[Stored data entries]

==========

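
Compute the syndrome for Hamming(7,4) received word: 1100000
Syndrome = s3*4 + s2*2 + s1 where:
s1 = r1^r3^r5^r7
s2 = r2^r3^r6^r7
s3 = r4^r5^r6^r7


s1=1, s2=1, s3=0

Syndrome = 3 (error at position 3)


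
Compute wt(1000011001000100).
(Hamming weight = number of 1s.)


Counting 1s in 1000011001000100

5


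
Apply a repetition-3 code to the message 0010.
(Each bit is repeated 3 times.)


Each bit -> 3 copies

000000111000


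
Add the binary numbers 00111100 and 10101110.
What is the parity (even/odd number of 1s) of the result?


00111100 = 60
10101110 = 174
Sum = 234 = 11101010
1s count = 5

odd parity (5 ones in 11101010)


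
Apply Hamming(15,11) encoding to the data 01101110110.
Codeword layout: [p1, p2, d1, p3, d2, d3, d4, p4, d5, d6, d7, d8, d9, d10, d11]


Parity bits: p1=0, p2=0, p3=0, p4=1

000011011110110


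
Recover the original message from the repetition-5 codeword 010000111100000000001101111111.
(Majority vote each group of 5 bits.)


Groups: 01000, 01111, 00000, 00000, 11011, 11111
Majority votes: 010011

010011


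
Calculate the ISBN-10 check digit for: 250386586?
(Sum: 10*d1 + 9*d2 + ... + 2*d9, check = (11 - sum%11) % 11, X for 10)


Weighted sum: 220
220 mod 11 = 0

Check digit: 0


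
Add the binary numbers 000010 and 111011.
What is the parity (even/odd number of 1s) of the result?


000010 = 2
111011 = 59
Sum = 61 = 111101
1s count = 5

odd parity (5 ones in 111101)


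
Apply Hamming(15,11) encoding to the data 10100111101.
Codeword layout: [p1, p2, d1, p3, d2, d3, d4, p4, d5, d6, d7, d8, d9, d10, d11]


Parity bits: p1=0, p2=1, p3=0, p4=1

011001010111101


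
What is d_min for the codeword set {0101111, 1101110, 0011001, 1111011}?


Comparing all pairs, minimum distance: 2
Can detect 1 errors, correct 0 errors

2


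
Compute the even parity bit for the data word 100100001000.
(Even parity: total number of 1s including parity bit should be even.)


Number of 1s in data: 3
Parity bit: 1

1


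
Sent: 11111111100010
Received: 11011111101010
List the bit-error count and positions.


XOR: 00100000001000

2 error(s) at position(s): 2, 10


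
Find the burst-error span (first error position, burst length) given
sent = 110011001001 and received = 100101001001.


XOR: 010110000000

Burst at position 1, length 4


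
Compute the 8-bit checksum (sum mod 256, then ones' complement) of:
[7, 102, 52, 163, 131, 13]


Sum = 468 mod 256 = 212
Complement = 43

43


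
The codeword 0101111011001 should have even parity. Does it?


Number of 1s: 8

Yes, parity is correct (8 ones)


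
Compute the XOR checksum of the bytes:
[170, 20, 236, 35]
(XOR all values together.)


XOR chain: 170 ^ 20 ^ 236 ^ 35 = 113

113


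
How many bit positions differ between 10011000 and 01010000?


XOR: 11001000
Count of 1s: 3

3


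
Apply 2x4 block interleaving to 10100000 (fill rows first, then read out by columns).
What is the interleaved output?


Matrix:
  1010
  0000
Read columns: 10001000

10001000


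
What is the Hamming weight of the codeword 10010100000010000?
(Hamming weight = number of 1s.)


Counting 1s in 10010100000010000

4


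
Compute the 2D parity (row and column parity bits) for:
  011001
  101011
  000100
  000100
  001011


Row parities: 10111
Column parities: 111001

Row P: 10111, Col P: 111001, Corner: 0


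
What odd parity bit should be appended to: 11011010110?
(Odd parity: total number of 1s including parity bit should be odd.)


Number of 1s in data: 7
Parity bit: 0

0


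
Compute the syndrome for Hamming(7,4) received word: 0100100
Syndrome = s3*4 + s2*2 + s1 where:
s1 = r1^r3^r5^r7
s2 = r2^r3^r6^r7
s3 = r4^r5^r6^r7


s1=1, s2=1, s3=1

Syndrome = 7 (error at position 7)


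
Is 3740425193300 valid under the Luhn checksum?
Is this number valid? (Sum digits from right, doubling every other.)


Luhn sum = 45
45 mod 10 = 5

Invalid (Luhn sum mod 10 = 5)


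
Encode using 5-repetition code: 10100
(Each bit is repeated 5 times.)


Each bit -> 5 copies

1111100000111110000000000


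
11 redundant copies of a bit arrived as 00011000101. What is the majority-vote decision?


Ones: 4 out of 11
Threshold: 6

0 (4/11 voted 1)


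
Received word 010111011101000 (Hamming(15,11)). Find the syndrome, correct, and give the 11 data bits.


Syndrome = 2: error at position 2

Data: 01101101000 (corrected bit 2)


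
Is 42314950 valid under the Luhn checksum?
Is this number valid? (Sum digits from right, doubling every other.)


Luhn sum = 35
35 mod 10 = 5

Invalid (Luhn sum mod 10 = 5)


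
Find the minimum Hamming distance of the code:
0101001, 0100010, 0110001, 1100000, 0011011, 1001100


Comparing all pairs, minimum distance: 2
Can detect 1 errors, correct 0 errors

2


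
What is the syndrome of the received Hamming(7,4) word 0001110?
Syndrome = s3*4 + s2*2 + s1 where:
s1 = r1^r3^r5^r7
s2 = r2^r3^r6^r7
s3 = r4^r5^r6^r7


s1=1, s2=1, s3=1

Syndrome = 7 (error at position 7)


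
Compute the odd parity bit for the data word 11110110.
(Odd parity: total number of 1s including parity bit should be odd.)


Number of 1s in data: 6
Parity bit: 1

1


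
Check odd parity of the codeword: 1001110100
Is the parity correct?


Number of 1s: 5

Yes, parity is correct (5 ones)


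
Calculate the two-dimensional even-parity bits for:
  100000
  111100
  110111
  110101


Row parities: 1010
Column parities: 011110

Row P: 1010, Col P: 011110, Corner: 0


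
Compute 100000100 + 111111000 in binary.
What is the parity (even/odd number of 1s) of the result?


100000100 = 260
111111000 = 504
Sum = 764 = 1011111100
1s count = 7

odd parity (7 ones in 1011111100)


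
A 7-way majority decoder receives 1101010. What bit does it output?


Ones: 4 out of 7
Threshold: 4

1 (4/7 voted 1)


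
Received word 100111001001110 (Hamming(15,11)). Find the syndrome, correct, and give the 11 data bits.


Syndrome = 0: no error detected

Data: 01101001110 (no errors)


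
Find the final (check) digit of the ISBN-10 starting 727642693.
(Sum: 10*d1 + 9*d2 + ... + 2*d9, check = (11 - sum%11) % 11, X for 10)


Weighted sum: 277
277 mod 11 = 2

Check digit: 9


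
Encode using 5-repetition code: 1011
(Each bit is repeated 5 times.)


Each bit -> 5 copies

11111000001111111111


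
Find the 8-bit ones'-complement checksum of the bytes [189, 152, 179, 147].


Sum = 667 mod 256 = 155
Complement = 100

100


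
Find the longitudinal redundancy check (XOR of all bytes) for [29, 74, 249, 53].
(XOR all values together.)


XOR chain: 29 ^ 74 ^ 249 ^ 53 = 155

155


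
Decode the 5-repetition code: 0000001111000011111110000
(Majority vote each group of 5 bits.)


Groups: 00000, 01111, 00001, 11111, 10000
Majority votes: 01010

01010


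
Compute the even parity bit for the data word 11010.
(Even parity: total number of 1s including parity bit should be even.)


Number of 1s in data: 3
Parity bit: 1

1


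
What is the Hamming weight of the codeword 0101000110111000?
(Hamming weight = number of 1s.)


Counting 1s in 0101000110111000

7


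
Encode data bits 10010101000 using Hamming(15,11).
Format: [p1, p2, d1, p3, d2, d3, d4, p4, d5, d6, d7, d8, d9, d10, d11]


Parity bits: p1=0, p2=1, p3=0, p4=0

011000100101000


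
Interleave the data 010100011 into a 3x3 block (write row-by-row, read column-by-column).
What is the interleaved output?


Matrix:
  010
  100
  011
Read columns: 010101001

010101001


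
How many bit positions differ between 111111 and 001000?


XOR: 110111
Count of 1s: 5

5


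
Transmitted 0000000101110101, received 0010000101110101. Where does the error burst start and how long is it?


XOR: 0010000000000000

Burst at position 2, length 1


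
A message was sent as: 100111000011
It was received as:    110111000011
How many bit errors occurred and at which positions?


XOR: 010000000000

1 error(s) at position(s): 1


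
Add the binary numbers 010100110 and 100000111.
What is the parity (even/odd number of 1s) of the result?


010100110 = 166
100000111 = 263
Sum = 429 = 110101101
1s count = 6

even parity (6 ones in 110101101)


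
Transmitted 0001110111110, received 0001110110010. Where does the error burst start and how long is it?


XOR: 0000000001100

Burst at position 9, length 2


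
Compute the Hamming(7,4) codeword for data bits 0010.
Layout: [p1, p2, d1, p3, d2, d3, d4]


Parity bits: p1=0, p2=1, p3=1

0101010


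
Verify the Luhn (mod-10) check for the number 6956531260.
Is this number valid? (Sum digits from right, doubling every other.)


Luhn sum = 30
30 mod 10 = 0

Valid (Luhn sum mod 10 = 0)


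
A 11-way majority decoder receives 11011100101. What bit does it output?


Ones: 7 out of 11
Threshold: 6

1 (7/11 voted 1)


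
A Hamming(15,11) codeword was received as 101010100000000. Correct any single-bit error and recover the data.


Syndrome = 0: no error detected

Data: 11010000000 (no errors)


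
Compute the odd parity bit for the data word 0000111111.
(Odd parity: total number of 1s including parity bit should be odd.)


Number of 1s in data: 6
Parity bit: 1

1


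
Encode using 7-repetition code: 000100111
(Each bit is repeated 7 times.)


Each bit -> 7 copies

000000000000000000000111111100000000000000111111111111111111111


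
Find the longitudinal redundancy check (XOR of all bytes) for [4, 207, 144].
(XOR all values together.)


XOR chain: 4 ^ 207 ^ 144 = 91

91


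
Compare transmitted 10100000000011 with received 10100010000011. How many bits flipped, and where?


XOR: 00000010000000

1 error(s) at position(s): 6


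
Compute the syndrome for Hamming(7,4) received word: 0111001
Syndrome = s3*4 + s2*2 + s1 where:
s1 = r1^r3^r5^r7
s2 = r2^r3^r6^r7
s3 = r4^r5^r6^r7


s1=0, s2=1, s3=0

Syndrome = 2 (error at position 2)


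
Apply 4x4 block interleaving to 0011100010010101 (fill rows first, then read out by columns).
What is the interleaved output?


Matrix:
  0011
  1000
  1001
  0101
Read columns: 0110000110001011

0110000110001011


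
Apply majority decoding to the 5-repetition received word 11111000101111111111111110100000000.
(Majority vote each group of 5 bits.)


Groups: 11111, 00010, 11111, 11111, 11111, 01000, 00000
Majority votes: 1011100

1011100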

==========

**Problem statement:**
Among the entries above, the line containing "Apply 2x4 block", the line containing "What odd parity", and all lines between them are to be restated word for word; nothing else belongs in the reply.

**Your response:**
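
Apply 2x4 block interleaving to 10100000 (fill rows first, then read out by columns).
What is the interleaved output?


Matrix:
  1010
  0000
Read columns: 10001000

10001000


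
What is the Hamming weight of the codeword 10010100000010000?
(Hamming weight = number of 1s.)


Counting 1s in 10010100000010000

4


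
Compute the 2D parity (row and column parity bits) for:
  011001
  101011
  000100
  000100
  001011


Row parities: 10111
Column parities: 111001

Row P: 10111, Col P: 111001, Corner: 0


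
What odd parity bit should be appended to: 11011010110?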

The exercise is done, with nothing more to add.